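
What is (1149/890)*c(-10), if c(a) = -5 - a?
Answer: 1149/178 ≈ 6.4551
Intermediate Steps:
(1149/890)*c(-10) = (1149/890)*(-5 - 1*(-10)) = (1149*(1/890))*(-5 + 10) = (1149/890)*5 = 1149/178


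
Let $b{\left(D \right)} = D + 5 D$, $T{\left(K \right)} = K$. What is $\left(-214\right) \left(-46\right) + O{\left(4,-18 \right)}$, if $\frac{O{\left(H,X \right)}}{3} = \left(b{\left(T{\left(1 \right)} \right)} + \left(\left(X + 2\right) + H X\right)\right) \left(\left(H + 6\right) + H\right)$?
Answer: $6400$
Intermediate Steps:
$b{\left(D \right)} = 6 D$
$O{\left(H,X \right)} = 3 \left(6 + 2 H\right) \left(8 + X + H X\right)$ ($O{\left(H,X \right)} = 3 \left(6 \cdot 1 + \left(\left(X + 2\right) + H X\right)\right) \left(\left(H + 6\right) + H\right) = 3 \left(6 + \left(\left(2 + X\right) + H X\right)\right) \left(\left(6 + H\right) + H\right) = 3 \left(6 + \left(2 + X + H X\right)\right) \left(6 + 2 H\right) = 3 \left(8 + X + H X\right) \left(6 + 2 H\right) = 3 \left(6 + 2 H\right) \left(8 + X + H X\right)$)
$\left(-214\right) \left(-46\right) + O{\left(4,-18 \right)} = \left(-214\right) \left(-46\right) + \left(144 + 18 \left(-18\right) + 48 \cdot 4 + 6 \left(-18\right) 4^{2} + 24 \cdot 4 \left(-18\right)\right) = 9844 + \left(144 - 324 + 192 + 6 \left(-18\right) 16 - 1728\right) = 9844 - 3444 = 6400$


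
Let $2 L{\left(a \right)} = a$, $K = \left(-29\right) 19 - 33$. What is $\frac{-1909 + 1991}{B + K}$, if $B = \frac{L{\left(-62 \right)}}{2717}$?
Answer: $- \frac{222794}{1586759} \approx -0.14041$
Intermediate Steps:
$K = -584$ ($K = -551 - 33 = -584$)
$L{\left(a \right)} = \frac{a}{2}$
$B = - \frac{31}{2717}$ ($B = \frac{\frac{1}{2} \left(-62\right)}{2717} = \left(-31\right) \frac{1}{2717} = - \frac{31}{2717} \approx -0.01141$)
$\frac{-1909 + 1991}{B + K} = \frac{-1909 + 1991}{- \frac{31}{2717} - 584} = \frac{82}{- \frac{1586759}{2717}} = 82 \left(- \frac{2717}{1586759}\right) = - \frac{222794}{1586759}$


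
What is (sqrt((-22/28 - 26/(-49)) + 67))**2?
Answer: 6541/98 ≈ 66.745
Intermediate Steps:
(sqrt((-22/28 - 26/(-49)) + 67))**2 = (sqrt((-22*1/28 - 26*(-1/49)) + 67))**2 = (sqrt((-11/14 + 26/49) + 67))**2 = (sqrt(-25/98 + 67))**2 = (sqrt(6541/98))**2 = (sqrt(13082)/14)**2 = 6541/98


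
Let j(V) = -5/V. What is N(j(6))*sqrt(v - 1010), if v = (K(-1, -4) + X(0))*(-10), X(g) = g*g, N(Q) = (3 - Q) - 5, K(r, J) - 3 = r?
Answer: -7*I*sqrt(1030)/6 ≈ -37.443*I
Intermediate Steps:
K(r, J) = 3 + r
N(Q) = -2 - Q
X(g) = g**2
v = -20 (v = ((3 - 1) + 0**2)*(-10) = (2 + 0)*(-10) = 2*(-10) = -20)
N(j(6))*sqrt(v - 1010) = (-2 - (-5)/6)*sqrt(-20 - 1010) = (-2 - (-5)/6)*sqrt(-1030) = (-2 - 1*(-5/6))*(I*sqrt(1030)) = (-2 + 5/6)*(I*sqrt(1030)) = -7*I*sqrt(1030)/6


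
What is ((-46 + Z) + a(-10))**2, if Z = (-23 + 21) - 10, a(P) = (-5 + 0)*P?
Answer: 64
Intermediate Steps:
a(P) = -5*P
Z = -12 (Z = -2 - 10 = -12)
((-46 + Z) + a(-10))**2 = ((-46 - 12) - 5*(-10))**2 = (-58 + 50)**2 = (-8)**2 = 64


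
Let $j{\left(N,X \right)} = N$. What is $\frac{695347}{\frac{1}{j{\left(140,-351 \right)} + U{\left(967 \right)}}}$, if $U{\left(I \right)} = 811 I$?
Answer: $545414193819$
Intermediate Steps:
$\frac{695347}{\frac{1}{j{\left(140,-351 \right)} + U{\left(967 \right)}}} = \frac{695347}{\frac{1}{140 + 811 \cdot 967}} = \frac{695347}{\frac{1}{140 + 784237}} = \frac{695347}{\frac{1}{784377}} = 695347 \frac{1}{\frac{1}{784377}} = 695347 \cdot 784377 = 545414193819$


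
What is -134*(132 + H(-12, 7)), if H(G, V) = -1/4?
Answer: -35309/2 ≈ -17655.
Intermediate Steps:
H(G, V) = -¼ (H(G, V) = -1*¼ = -¼)
-134*(132 + H(-12, 7)) = -134*(132 - ¼) = -134*527/4 = -35309/2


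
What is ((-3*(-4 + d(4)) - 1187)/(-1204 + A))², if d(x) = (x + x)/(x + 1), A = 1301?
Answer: 34798201/235225 ≈ 147.94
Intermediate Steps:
d(x) = 2*x/(1 + x) (d(x) = (2*x)/(1 + x) = 2*x/(1 + x))
((-3*(-4 + d(4)) - 1187)/(-1204 + A))² = ((-3*(-4 + 2*4/(1 + 4)) - 1187)/(-1204 + 1301))² = ((-3*(-4 + 2*4/5) - 1187)/97)² = ((-3*(-4 + 2*4*(⅕)) - 1187)*(1/97))² = ((-3*(-4 + 8/5) - 1187)*(1/97))² = ((-3*(-12/5) - 1187)*(1/97))² = ((36/5 - 1187)*(1/97))² = (-5899/5*1/97)² = (-5899/485)² = 34798201/235225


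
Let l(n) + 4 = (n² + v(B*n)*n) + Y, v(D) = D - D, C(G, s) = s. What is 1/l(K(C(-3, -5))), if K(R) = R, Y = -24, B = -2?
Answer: -⅓ ≈ -0.33333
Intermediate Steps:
v(D) = 0
l(n) = -28 + n² (l(n) = -4 + ((n² + 0*n) - 24) = -4 + ((n² + 0) - 24) = -4 + (n² - 24) = -4 + (-24 + n²) = -28 + n²)
1/l(K(C(-3, -5))) = 1/(-28 + (-5)²) = 1/(-28 + 25) = 1/(-3) = -⅓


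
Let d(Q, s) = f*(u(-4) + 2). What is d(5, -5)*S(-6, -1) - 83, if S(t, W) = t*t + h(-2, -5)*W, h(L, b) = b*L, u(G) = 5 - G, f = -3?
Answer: -941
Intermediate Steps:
h(L, b) = L*b
d(Q, s) = -33 (d(Q, s) = -3*((5 - 1*(-4)) + 2) = -3*((5 + 4) + 2) = -3*(9 + 2) = -3*11 = -33)
S(t, W) = t² + 10*W (S(t, W) = t*t + (-2*(-5))*W = t² + 10*W)
d(5, -5)*S(-6, -1) - 83 = -33*((-6)² + 10*(-1)) - 83 = -33*(36 - 10) - 83 = -33*26 - 83 = -858 - 83 = -941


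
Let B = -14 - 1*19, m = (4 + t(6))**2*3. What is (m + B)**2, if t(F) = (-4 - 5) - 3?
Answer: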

• • • • • • •

What to produce
Each line of the data is to be retyped exactly.

Written response
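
What is (1149/890)*c(-10), if c(a) = -5 - a?
Answer: 1149/178 ≈ 6.4551
Intermediate Steps:
(1149/890)*c(-10) = (1149/890)*(-5 - 1*(-10)) = (1149*(1/890))*(-5 + 10) = (1149/890)*5 = 1149/178


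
Let $b{\left(D \right)} = D + 5 D$, $T{\left(K \right)} = K$. What is $\left(-214\right) \left(-46\right) + O{\left(4,-18 \right)}$, if $\frac{O{\left(H,X \right)}}{3} = \left(b{\left(T{\left(1 \right)} \right)} + \left(\left(X + 2\right) + H X\right)\right) \left(\left(H + 6\right) + H\right)$?
Answer: $6400$
Intermediate Steps:
$b{\left(D \right)} = 6 D$
$O{\left(H,X \right)} = 3 \left(6 + 2 H\right) \left(8 + X + H X\right)$ ($O{\left(H,X \right)} = 3 \left(6 \cdot 1 + \left(\left(X + 2\right) + H X\right)\right) \left(\left(H + 6\right) + H\right) = 3 \left(6 + \left(\left(2 + X\right) + H X\right)\right) \left(\left(6 + H\right) + H\right) = 3 \left(6 + \left(2 + X + H X\right)\right) \left(6 + 2 H\right) = 3 \left(8 + X + H X\right) \left(6 + 2 H\right) = 3 \left(6 + 2 H\right) \left(8 + X + H X\right)$)
$\left(-214\right) \left(-46\right) + O{\left(4,-18 \right)} = \left(-214\right) \left(-46\right) + \left(144 + 18 \left(-18\right) + 48 \cdot 4 + 6 \left(-18\right) 4^{2} + 24 \cdot 4 \left(-18\right)\right) = 9844 + \left(144 - 324 + 192 + 6 \left(-18\right) 16 - 1728\right) = 9844 - 3444 = 6400$


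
Let $2 L{\left(a \right)} = a$, $K = \left(-29\right) 19 - 33$. What is $\frac{-1909 + 1991}{B + K}$, if $B = \frac{L{\left(-62 \right)}}{2717}$?
Answer: $- \frac{222794}{1586759} \approx -0.14041$
Intermediate Steps:
$K = -584$ ($K = -551 - 33 = -584$)
$L{\left(a \right)} = \frac{a}{2}$
$B = - \frac{31}{2717}$ ($B = \frac{\frac{1}{2} \left(-62\right)}{2717} = \left(-31\right) \frac{1}{2717} = - \frac{31}{2717} \approx -0.01141$)
$\frac{-1909 + 1991}{B + K} = \frac{-1909 + 1991}{- \frac{31}{2717} - 584} = \frac{82}{- \frac{1586759}{2717}} = 82 \left(- \frac{2717}{1586759}\right) = - \frac{222794}{1586759}$


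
What is (sqrt((-22/28 - 26/(-49)) + 67))**2?
Answer: 6541/98 ≈ 66.745
Intermediate Steps:
(sqrt((-22/28 - 26/(-49)) + 67))**2 = (sqrt((-22*1/28 - 26*(-1/49)) + 67))**2 = (sqrt((-11/14 + 26/49) + 67))**2 = (sqrt(-25/98 + 67))**2 = (sqrt(6541/98))**2 = (sqrt(13082)/14)**2 = 6541/98


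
Let j(V) = -5/V. What is N(j(6))*sqrt(v - 1010), if v = (K(-1, -4) + X(0))*(-10), X(g) = g*g, N(Q) = (3 - Q) - 5, K(r, J) - 3 = r?
Answer: -7*I*sqrt(1030)/6 ≈ -37.443*I
Intermediate Steps:
K(r, J) = 3 + r
N(Q) = -2 - Q
X(g) = g**2
v = -20 (v = ((3 - 1) + 0**2)*(-10) = (2 + 0)*(-10) = 2*(-10) = -20)
N(j(6))*sqrt(v - 1010) = (-2 - (-5)/6)*sqrt(-20 - 1010) = (-2 - (-5)/6)*sqrt(-1030) = (-2 - 1*(-5/6))*(I*sqrt(1030)) = (-2 + 5/6)*(I*sqrt(1030)) = -7*I*sqrt(1030)/6


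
What is ((-46 + Z) + a(-10))**2, if Z = (-23 + 21) - 10, a(P) = (-5 + 0)*P?
Answer: 64
Intermediate Steps:
a(P) = -5*P
Z = -12 (Z = -2 - 10 = -12)
((-46 + Z) + a(-10))**2 = ((-46 - 12) - 5*(-10))**2 = (-58 + 50)**2 = (-8)**2 = 64


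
Let $j{\left(N,X \right)} = N$. What is $\frac{695347}{\frac{1}{j{\left(140,-351 \right)} + U{\left(967 \right)}}}$, if $U{\left(I \right)} = 811 I$?
Answer: $545414193819$
Intermediate Steps:
$\frac{695347}{\frac{1}{j{\left(140,-351 \right)} + U{\left(967 \right)}}} = \frac{695347}{\frac{1}{140 + 811 \cdot 967}} = \frac{695347}{\frac{1}{140 + 784237}} = \frac{695347}{\frac{1}{784377}} = 695347 \frac{1}{\frac{1}{784377}} = 695347 \cdot 784377 = 545414193819$


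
What is -134*(132 + H(-12, 7)), if H(G, V) = -1/4?
Answer: -35309/2 ≈ -17655.
Intermediate Steps:
H(G, V) = -¼ (H(G, V) = -1*¼ = -¼)
-134*(132 + H(-12, 7)) = -134*(132 - ¼) = -134*527/4 = -35309/2


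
What is ((-3*(-4 + d(4)) - 1187)/(-1204 + A))², if d(x) = (x + x)/(x + 1), A = 1301?
Answer: 34798201/235225 ≈ 147.94
Intermediate Steps:
d(x) = 2*x/(1 + x) (d(x) = (2*x)/(1 + x) = 2*x/(1 + x))
((-3*(-4 + d(4)) - 1187)/(-1204 + A))² = ((-3*(-4 + 2*4/(1 + 4)) - 1187)/(-1204 + 1301))² = ((-3*(-4 + 2*4/5) - 1187)/97)² = ((-3*(-4 + 2*4*(⅕)) - 1187)*(1/97))² = ((-3*(-4 + 8/5) - 1187)*(1/97))² = ((-3*(-12/5) - 1187)*(1/97))² = ((36/5 - 1187)*(1/97))² = (-5899/5*1/97)² = (-5899/485)² = 34798201/235225


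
Let l(n) + 4 = (n² + v(B*n)*n) + Y, v(D) = D - D, C(G, s) = s. What is 1/l(K(C(-3, -5))), if K(R) = R, Y = -24, B = -2?
Answer: -⅓ ≈ -0.33333
Intermediate Steps:
v(D) = 0
l(n) = -28 + n² (l(n) = -4 + ((n² + 0*n) - 24) = -4 + ((n² + 0) - 24) = -4 + (n² - 24) = -4 + (-24 + n²) = -28 + n²)
1/l(K(C(-3, -5))) = 1/(-28 + (-5)²) = 1/(-28 + 25) = 1/(-3) = -⅓


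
Let d(Q, s) = f*(u(-4) + 2). What is d(5, -5)*S(-6, -1) - 83, if S(t, W) = t*t + h(-2, -5)*W, h(L, b) = b*L, u(G) = 5 - G, f = -3?
Answer: -941
Intermediate Steps:
h(L, b) = L*b
d(Q, s) = -33 (d(Q, s) = -3*((5 - 1*(-4)) + 2) = -3*((5 + 4) + 2) = -3*(9 + 2) = -3*11 = -33)
S(t, W) = t² + 10*W (S(t, W) = t*t + (-2*(-5))*W = t² + 10*W)
d(5, -5)*S(-6, -1) - 83 = -33*((-6)² + 10*(-1)) - 83 = -33*(36 - 10) - 83 = -33*26 - 83 = -858 - 83 = -941


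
Let B = -14 - 1*19, m = (4 + t(6))**2*3. What is (m + B)**2, if t(F) = (-4 - 5) - 3?
Answer: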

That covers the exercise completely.